All lines of the entries with "that" in them must be listed.

[Dataset entries]
+---+
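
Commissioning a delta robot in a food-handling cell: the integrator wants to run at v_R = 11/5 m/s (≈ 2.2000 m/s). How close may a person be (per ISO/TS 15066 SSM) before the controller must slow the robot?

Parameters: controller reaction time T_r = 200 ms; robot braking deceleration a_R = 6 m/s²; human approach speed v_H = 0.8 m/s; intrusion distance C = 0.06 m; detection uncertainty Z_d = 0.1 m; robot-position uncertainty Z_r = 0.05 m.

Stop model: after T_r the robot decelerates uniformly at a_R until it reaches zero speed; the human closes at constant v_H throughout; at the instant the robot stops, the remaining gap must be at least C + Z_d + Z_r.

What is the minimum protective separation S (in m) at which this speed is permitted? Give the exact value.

braking lasts T_s = (11/5)/6 = 0.3667 s
reaction-phase robot travel = 2.2000·0.2000 = 0.4400 m
robot covers 2.2000·0.3667 − ½·6.0000·0.3667² = 0.4033 m while stopping
human closes 0.8000·0.5667 = 0.4533 m
C+Z_d+Z_r = 0.0600+0.1000+0.0500 = 0.2100 m
S_min ≈ 0.4400+0.4033+0.4533+0.2100  ⇒  S_min = 113/75 m

S_min = 113/75 m = 1.5067 m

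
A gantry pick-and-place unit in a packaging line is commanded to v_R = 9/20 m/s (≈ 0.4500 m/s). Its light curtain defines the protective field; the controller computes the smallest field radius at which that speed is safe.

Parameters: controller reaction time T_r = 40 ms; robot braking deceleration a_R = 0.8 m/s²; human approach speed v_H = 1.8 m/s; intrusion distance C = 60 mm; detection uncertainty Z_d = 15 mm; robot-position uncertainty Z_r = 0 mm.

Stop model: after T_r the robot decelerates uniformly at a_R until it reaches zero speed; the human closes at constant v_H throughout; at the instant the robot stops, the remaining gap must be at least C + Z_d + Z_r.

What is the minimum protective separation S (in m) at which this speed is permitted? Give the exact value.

stop time T_s = (9/20)/(4/5) = 0.5625 s
robot covers v_R·T_r = 0.4500·0.0400 = 0.0180 m before braking
robot under decel: 0.4500²/(2·0.8000) = 0.1266 m
human closes 1.8000·0.6025 = 1.0845 m
residual clearance needed = 0.0600+0.0150+0.0000 = 0.0750 m
S_min ≈ 0.0180+0.1266+1.0845+0.0750  ⇒  S_min = 4173/3200 m

S_min = 4173/3200 m = 1.3041 m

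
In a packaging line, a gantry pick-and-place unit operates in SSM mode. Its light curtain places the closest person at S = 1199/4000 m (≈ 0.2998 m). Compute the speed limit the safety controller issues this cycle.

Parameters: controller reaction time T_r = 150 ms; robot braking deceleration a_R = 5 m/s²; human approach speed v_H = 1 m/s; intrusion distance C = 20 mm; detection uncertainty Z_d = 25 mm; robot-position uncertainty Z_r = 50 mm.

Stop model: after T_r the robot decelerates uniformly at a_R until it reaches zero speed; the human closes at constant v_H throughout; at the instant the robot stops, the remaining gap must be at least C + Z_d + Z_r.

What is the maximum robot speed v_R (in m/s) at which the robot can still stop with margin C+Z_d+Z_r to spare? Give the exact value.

v_R_max = 3/20 m/s = 0.1500 m/s

collect terms ⇒ (1/10)·v_R² + (7/20)·v_R + (-219/4000) = 0
  disc = (7/20)² − 4·(1/10)·(-219/4000) = 361/2500 ; √disc = 19/50
  v_R = (−(7/20) + 19/50) / (2·(1/10)) = 3/20 m/s
check:
T_s = v_R/a_R = (3/20)/5 = 0.0300 s
reaction-phase robot travel = 0.1500·0.1500 = 0.0225 m
robot covers 0.1500·0.0300 − ½·5.0000·0.0300² = 0.0022 m while stopping
human closes 1.0000·0.1800 = 0.1800 m
C+Z_d+Z_r = 0.0200+0.0250+0.0500 = 0.0950 m
sum ≈ 0.0225+0.0022+0.1800+0.0950 ≈ 0.2998 m = S ✓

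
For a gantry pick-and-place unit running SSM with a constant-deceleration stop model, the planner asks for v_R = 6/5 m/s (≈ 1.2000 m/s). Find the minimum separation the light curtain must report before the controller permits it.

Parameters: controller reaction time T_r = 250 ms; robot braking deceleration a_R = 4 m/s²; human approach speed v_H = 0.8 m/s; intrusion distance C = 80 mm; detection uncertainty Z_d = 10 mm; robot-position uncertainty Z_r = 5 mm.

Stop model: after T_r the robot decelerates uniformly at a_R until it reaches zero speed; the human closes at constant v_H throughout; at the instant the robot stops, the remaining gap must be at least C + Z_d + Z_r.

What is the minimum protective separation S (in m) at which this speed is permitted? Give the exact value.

S_min = 203/200 m = 1.0150 m

braking lasts T_s = (6/5)/4 = 0.3000 s
robot covers v_R·T_r = 1.2000·0.2500 = 0.3000 m before braking
robot under decel: 1.2000²/(2·4.0000) = 0.1800 m
human over T_r+T_s: 0.8000·(0.2500+0.3000) = 0.4400 m
C+Z_d+Z_r = 0.0800+0.0100+0.0050 = 0.0950 m
S_min ≈ 0.3000+0.1800+0.4400+0.0950  ⇒  S_min = 203/200 m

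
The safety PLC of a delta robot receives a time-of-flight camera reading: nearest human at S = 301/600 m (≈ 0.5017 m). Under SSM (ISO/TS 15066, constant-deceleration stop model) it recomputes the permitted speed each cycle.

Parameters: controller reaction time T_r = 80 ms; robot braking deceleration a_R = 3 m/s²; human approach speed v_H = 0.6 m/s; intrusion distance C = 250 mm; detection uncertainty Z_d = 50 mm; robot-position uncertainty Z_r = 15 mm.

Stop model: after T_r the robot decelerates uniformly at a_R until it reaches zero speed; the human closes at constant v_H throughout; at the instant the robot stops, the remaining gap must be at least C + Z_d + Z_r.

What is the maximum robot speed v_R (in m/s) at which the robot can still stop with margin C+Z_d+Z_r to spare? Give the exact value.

v_R_max = 2/5 m/s = 0.4000 m/s

at the boundary: (1/6)·v² + (7/25)·v + (-52/375) = 0
  disc = (7/25)² − 4·(1/6)·(-52/375) = 961/5625 ; √disc = 31/75
  v_R = (−(7/25) + 31/75) / (2·(1/6)) = 2/5 m/s
check:
stop time T_s = (2/5)/3 = 0.1333 s
robot in T_r: 0.4000·0.0800 = 0.0320 m
robot under decel: 0.4000²/(2·3.0000) = 0.0267 m
human over T_r+T_s: 0.6000·(0.0800+0.1333) = 0.1280 m
residual clearance needed = 0.2500+0.0500+0.0150 = 0.3150 m
sum ≈ 0.0320+0.0267+0.1280+0.3150 ≈ 0.5017 m = S ✓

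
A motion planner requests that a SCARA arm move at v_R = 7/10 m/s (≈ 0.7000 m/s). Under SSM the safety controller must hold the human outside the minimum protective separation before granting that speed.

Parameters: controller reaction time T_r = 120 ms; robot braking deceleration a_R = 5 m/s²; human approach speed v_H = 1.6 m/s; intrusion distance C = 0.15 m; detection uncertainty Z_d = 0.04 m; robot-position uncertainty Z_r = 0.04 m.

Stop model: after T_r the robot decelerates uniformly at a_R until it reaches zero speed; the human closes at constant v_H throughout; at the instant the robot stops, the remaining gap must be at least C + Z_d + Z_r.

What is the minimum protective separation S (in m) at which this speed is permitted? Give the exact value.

stop time T_s = (7/10)/5 = 0.1400 s
reaction-phase robot travel = 0.7000·0.1200 = 0.0840 m
braking distance = 0.7000²/(2·5.0000) = 0.0490 m
human closes 1.6000·0.2600 = 0.4160 m
residual clearance needed = 0.1500+0.0400+0.0400 = 0.2300 m
S_min ≈ 0.0840+0.0490+0.4160+0.2300  ⇒  S_min = 779/1000 m

S_min = 779/1000 m = 0.7790 m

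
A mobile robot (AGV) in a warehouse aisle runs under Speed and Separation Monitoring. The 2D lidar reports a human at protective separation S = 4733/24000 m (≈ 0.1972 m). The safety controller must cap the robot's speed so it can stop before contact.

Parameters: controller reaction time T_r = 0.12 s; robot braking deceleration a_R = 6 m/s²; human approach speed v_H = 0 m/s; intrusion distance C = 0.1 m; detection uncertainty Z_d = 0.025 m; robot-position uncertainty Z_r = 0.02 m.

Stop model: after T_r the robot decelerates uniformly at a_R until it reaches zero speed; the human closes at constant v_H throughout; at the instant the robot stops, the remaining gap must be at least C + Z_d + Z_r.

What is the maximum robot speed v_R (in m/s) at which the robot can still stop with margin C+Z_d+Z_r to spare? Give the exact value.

collect terms ⇒ (1/12)·v_R² + (3/25)·v_R + (-1253/24000) = 0
  disc = (3/25)² − 4·(1/12)·(-1253/24000) = 11449/360000 ; √disc = 107/600
  v_R = (−(3/25) + 107/600) / (2·(1/12)) = 7/20 m/s
check:
braking lasts T_s = (7/20)/6 = 0.0583 s
reaction-phase robot travel = 0.3500·0.1200 = 0.0420 m
robot under decel: 0.3500²/(2·6.0000) = 0.0102 m
human closes 0.0000·0.1783 = 0.0000 m
margins: 0.1000+0.0250+0.0200 = 0.1450 m
sum ≈ 0.0420+0.0102+0.0000+0.1450 ≈ 0.1972 m = S ✓

v_R_max = 7/20 m/s = 0.3500 m/s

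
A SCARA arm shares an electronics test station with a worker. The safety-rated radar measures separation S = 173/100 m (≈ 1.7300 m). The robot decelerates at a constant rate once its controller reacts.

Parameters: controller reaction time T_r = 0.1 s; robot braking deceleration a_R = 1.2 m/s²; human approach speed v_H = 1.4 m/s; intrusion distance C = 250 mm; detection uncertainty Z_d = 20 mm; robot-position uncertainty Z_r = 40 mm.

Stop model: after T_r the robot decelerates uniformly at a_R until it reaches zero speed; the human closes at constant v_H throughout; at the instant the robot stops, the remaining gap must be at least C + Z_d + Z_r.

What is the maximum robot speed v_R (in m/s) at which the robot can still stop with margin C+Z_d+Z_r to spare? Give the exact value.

collect terms ⇒ (5/12)·v_R² + (19/15)·v_R + (-32/25) = 0
  disc = (19/15)² − 4·(5/12)·(-32/25) = 841/225 ; √disc = 29/15
  v_R = (−(19/15) + 29/15) / (2·(5/12)) = 4/5 m/s
check:
stop time T_s = (4/5)/(6/5) = 0.6667 s
reaction-phase robot travel = 0.8000·0.1000 = 0.0800 m
robot under decel: 0.8000²/(2·1.2000) = 0.2667 m
person approaches 1.4000·(0.1000+0.6667) = 1.0733 m
C+Z_d+Z_r = 0.2500+0.0200+0.0400 = 0.3100 m
sum ≈ 0.0800+0.2667+1.0733+0.3100 ≈ 1.7300 m = S ✓

v_R_max = 4/5 m/s = 0.8000 m/s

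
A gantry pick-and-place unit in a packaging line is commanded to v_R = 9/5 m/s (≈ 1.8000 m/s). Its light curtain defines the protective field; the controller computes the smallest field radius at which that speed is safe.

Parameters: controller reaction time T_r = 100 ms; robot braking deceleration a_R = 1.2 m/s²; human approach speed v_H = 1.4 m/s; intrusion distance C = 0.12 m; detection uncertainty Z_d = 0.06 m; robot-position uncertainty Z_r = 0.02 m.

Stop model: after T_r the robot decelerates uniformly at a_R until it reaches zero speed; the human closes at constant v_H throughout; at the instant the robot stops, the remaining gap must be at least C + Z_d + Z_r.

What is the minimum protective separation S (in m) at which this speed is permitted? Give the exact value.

stop time T_s = (9/5)/(6/5) = 1.5000 s
robot in T_r: 1.8000·0.1000 = 0.1800 m
braking distance = 1.8000²/(2·1.2000) = 1.3500 m
human over T_r+T_s: 1.4000·(0.1000+1.5000) = 2.2400 m
residual clearance needed = 0.1200+0.0600+0.0200 = 0.2000 m
S_min ≈ 0.1800+1.3500+2.2400+0.2000  ⇒  S_min = 397/100 m

S_min = 397/100 m = 3.9700 m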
+---+
## [Result of the exercise]
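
A gantry pick-and-place unit in a packaging line is commanded to v_R = 9/20 m/s (≈ 0.4500 m/s). Its light curtain defines the protective field; the controller computes the smallest field radius at which that speed is safe.
A motion planner requests that a SCARA arm move at v_R = 7/10 m/s (≈ 0.7000 m/s). Under SSM the safety controller must hold the human outside the minimum protective separation before granting that speed.
A gantry pick-and-place unit in a packaging line is commanded to v_R = 9/5 m/s (≈ 1.8000 m/s). Its light curtain defines the protective field; the controller computes the smallest field radius at which that speed is safe.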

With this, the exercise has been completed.